# Extracted entries

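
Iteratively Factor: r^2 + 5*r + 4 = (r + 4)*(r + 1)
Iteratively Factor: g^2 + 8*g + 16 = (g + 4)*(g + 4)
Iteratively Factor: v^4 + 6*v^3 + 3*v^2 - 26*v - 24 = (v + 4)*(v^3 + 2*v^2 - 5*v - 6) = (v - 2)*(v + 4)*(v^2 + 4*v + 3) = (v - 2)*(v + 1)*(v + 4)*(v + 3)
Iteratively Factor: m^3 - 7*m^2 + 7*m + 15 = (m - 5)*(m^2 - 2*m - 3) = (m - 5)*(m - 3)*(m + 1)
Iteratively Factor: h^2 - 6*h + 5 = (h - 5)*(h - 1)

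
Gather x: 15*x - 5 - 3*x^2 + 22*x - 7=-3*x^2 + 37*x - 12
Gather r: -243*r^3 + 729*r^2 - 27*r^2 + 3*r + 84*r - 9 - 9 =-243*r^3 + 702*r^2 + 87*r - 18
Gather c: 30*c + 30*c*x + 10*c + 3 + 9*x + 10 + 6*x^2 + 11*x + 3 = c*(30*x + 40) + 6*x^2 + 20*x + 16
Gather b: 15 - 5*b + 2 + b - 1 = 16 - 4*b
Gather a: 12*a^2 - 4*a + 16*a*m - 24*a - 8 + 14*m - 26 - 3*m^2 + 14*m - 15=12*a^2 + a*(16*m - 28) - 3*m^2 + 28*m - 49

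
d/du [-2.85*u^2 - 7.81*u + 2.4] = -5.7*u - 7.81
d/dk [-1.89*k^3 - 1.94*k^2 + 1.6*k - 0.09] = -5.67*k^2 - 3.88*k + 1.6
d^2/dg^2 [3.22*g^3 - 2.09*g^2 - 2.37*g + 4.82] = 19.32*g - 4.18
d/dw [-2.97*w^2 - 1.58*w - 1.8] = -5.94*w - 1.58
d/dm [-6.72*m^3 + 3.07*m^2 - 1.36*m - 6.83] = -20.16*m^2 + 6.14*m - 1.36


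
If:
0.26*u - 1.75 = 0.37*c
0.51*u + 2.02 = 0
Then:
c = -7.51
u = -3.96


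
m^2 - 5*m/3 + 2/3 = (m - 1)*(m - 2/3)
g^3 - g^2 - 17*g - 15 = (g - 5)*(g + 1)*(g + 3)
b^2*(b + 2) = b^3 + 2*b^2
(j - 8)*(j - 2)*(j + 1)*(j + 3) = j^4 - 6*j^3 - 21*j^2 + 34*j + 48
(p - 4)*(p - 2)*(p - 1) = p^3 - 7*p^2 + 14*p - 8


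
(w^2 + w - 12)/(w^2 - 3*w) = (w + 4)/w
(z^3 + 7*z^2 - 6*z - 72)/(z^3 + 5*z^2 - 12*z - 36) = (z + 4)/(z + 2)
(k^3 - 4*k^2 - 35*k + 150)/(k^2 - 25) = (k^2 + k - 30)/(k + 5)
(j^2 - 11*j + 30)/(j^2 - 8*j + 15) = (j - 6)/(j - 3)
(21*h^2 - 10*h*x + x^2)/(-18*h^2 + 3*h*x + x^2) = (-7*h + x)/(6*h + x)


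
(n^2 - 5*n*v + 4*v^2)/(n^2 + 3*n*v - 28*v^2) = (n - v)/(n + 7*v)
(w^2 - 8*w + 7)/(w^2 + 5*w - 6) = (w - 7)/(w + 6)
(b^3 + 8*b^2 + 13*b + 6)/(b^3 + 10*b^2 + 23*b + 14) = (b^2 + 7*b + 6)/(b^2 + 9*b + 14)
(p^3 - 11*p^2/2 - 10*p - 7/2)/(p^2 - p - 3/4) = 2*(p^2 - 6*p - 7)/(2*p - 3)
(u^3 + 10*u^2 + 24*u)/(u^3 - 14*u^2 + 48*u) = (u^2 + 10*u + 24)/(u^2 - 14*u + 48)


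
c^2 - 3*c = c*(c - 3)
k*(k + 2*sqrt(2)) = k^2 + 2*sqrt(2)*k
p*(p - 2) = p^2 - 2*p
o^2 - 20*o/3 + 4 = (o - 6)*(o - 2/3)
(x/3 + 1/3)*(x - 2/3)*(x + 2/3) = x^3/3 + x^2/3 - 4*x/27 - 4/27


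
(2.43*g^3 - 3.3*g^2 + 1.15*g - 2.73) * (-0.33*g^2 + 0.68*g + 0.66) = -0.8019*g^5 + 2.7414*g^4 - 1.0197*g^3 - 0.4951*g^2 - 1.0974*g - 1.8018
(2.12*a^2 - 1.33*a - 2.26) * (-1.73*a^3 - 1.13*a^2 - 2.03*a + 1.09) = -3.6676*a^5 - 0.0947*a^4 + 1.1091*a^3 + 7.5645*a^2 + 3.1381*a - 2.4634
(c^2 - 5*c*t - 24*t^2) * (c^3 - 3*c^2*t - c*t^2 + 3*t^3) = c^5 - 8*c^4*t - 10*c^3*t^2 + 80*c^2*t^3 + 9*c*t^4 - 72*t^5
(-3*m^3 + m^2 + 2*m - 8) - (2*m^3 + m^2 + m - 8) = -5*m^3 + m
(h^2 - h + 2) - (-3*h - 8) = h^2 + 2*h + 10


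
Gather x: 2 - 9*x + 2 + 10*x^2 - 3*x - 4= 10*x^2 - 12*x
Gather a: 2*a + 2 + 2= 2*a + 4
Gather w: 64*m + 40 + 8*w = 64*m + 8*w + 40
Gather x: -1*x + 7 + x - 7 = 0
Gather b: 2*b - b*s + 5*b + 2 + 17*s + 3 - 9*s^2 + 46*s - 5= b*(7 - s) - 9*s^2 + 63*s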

# The problem
Word for word, write out each entry shown above.

# Result
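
Iteratively Factor: r^2 + 5*r + 4 = (r + 4)*(r + 1)
Iteratively Factor: g^2 + 8*g + 16 = (g + 4)*(g + 4)
Iteratively Factor: v^4 + 6*v^3 + 3*v^2 - 26*v - 24 = (v + 4)*(v^3 + 2*v^2 - 5*v - 6) = (v - 2)*(v + 4)*(v^2 + 4*v + 3) = (v - 2)*(v + 1)*(v + 4)*(v + 3)
Iteratively Factor: m^3 - 7*m^2 + 7*m + 15 = (m - 5)*(m^2 - 2*m - 3) = (m - 5)*(m - 3)*(m + 1)
Iteratively Factor: h^2 - 6*h + 5 = (h - 5)*(h - 1)

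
Gather x: 15*x - 5 - 3*x^2 + 22*x - 7=-3*x^2 + 37*x - 12
Gather r: -243*r^3 + 729*r^2 - 27*r^2 + 3*r + 84*r - 9 - 9 =-243*r^3 + 702*r^2 + 87*r - 18
Gather c: 30*c + 30*c*x + 10*c + 3 + 9*x + 10 + 6*x^2 + 11*x + 3 = c*(30*x + 40) + 6*x^2 + 20*x + 16
Gather b: 15 - 5*b + 2 + b - 1 = 16 - 4*b
Gather a: 12*a^2 - 4*a + 16*a*m - 24*a - 8 + 14*m - 26 - 3*m^2 + 14*m - 15=12*a^2 + a*(16*m - 28) - 3*m^2 + 28*m - 49

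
d/du [-2.85*u^2 - 7.81*u + 2.4] = -5.7*u - 7.81
d/dk [-1.89*k^3 - 1.94*k^2 + 1.6*k - 0.09] = -5.67*k^2 - 3.88*k + 1.6
d^2/dg^2 [3.22*g^3 - 2.09*g^2 - 2.37*g + 4.82] = 19.32*g - 4.18
d/dw [-2.97*w^2 - 1.58*w - 1.8] = -5.94*w - 1.58
d/dm [-6.72*m^3 + 3.07*m^2 - 1.36*m - 6.83] = -20.16*m^2 + 6.14*m - 1.36


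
If:
0.26*u - 1.75 = 0.37*c
0.51*u + 2.02 = 0
Then:
c = -7.51
u = -3.96


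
m^2 - 5*m/3 + 2/3 = (m - 1)*(m - 2/3)
g^3 - g^2 - 17*g - 15 = (g - 5)*(g + 1)*(g + 3)
b^2*(b + 2) = b^3 + 2*b^2
(j - 8)*(j - 2)*(j + 1)*(j + 3) = j^4 - 6*j^3 - 21*j^2 + 34*j + 48
(p - 4)*(p - 2)*(p - 1) = p^3 - 7*p^2 + 14*p - 8


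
(w^2 + w - 12)/(w^2 - 3*w) = (w + 4)/w
(z^3 + 7*z^2 - 6*z - 72)/(z^3 + 5*z^2 - 12*z - 36) = (z + 4)/(z + 2)
(k^3 - 4*k^2 - 35*k + 150)/(k^2 - 25) = (k^2 + k - 30)/(k + 5)
(j^2 - 11*j + 30)/(j^2 - 8*j + 15) = (j - 6)/(j - 3)
(21*h^2 - 10*h*x + x^2)/(-18*h^2 + 3*h*x + x^2) = (-7*h + x)/(6*h + x)


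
(n^2 - 5*n*v + 4*v^2)/(n^2 + 3*n*v - 28*v^2) = (n - v)/(n + 7*v)
(w^2 - 8*w + 7)/(w^2 + 5*w - 6) = (w - 7)/(w + 6)
(b^3 + 8*b^2 + 13*b + 6)/(b^3 + 10*b^2 + 23*b + 14) = (b^2 + 7*b + 6)/(b^2 + 9*b + 14)
(p^3 - 11*p^2/2 - 10*p - 7/2)/(p^2 - p - 3/4) = 2*(p^2 - 6*p - 7)/(2*p - 3)
(u^3 + 10*u^2 + 24*u)/(u^3 - 14*u^2 + 48*u) = (u^2 + 10*u + 24)/(u^2 - 14*u + 48)


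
c^2 - 3*c = c*(c - 3)
k*(k + 2*sqrt(2)) = k^2 + 2*sqrt(2)*k
p*(p - 2) = p^2 - 2*p
o^2 - 20*o/3 + 4 = (o - 6)*(o - 2/3)
(x/3 + 1/3)*(x - 2/3)*(x + 2/3) = x^3/3 + x^2/3 - 4*x/27 - 4/27


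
(2.43*g^3 - 3.3*g^2 + 1.15*g - 2.73) * (-0.33*g^2 + 0.68*g + 0.66) = -0.8019*g^5 + 2.7414*g^4 - 1.0197*g^3 - 0.4951*g^2 - 1.0974*g - 1.8018
(2.12*a^2 - 1.33*a - 2.26) * (-1.73*a^3 - 1.13*a^2 - 2.03*a + 1.09) = -3.6676*a^5 - 0.0947*a^4 + 1.1091*a^3 + 7.5645*a^2 + 3.1381*a - 2.4634
(c^2 - 5*c*t - 24*t^2) * (c^3 - 3*c^2*t - c*t^2 + 3*t^3) = c^5 - 8*c^4*t - 10*c^3*t^2 + 80*c^2*t^3 + 9*c*t^4 - 72*t^5
(-3*m^3 + m^2 + 2*m - 8) - (2*m^3 + m^2 + m - 8) = -5*m^3 + m
(h^2 - h + 2) - (-3*h - 8) = h^2 + 2*h + 10


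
Gather x: 2 - 9*x + 2 + 10*x^2 - 3*x - 4= 10*x^2 - 12*x
Gather a: 2*a + 2 + 2= 2*a + 4
Gather w: 64*m + 40 + 8*w = 64*m + 8*w + 40
Gather x: -1*x + 7 + x - 7 = 0
Gather b: 2*b - b*s + 5*b + 2 + 17*s + 3 - 9*s^2 + 46*s - 5= b*(7 - s) - 9*s^2 + 63*s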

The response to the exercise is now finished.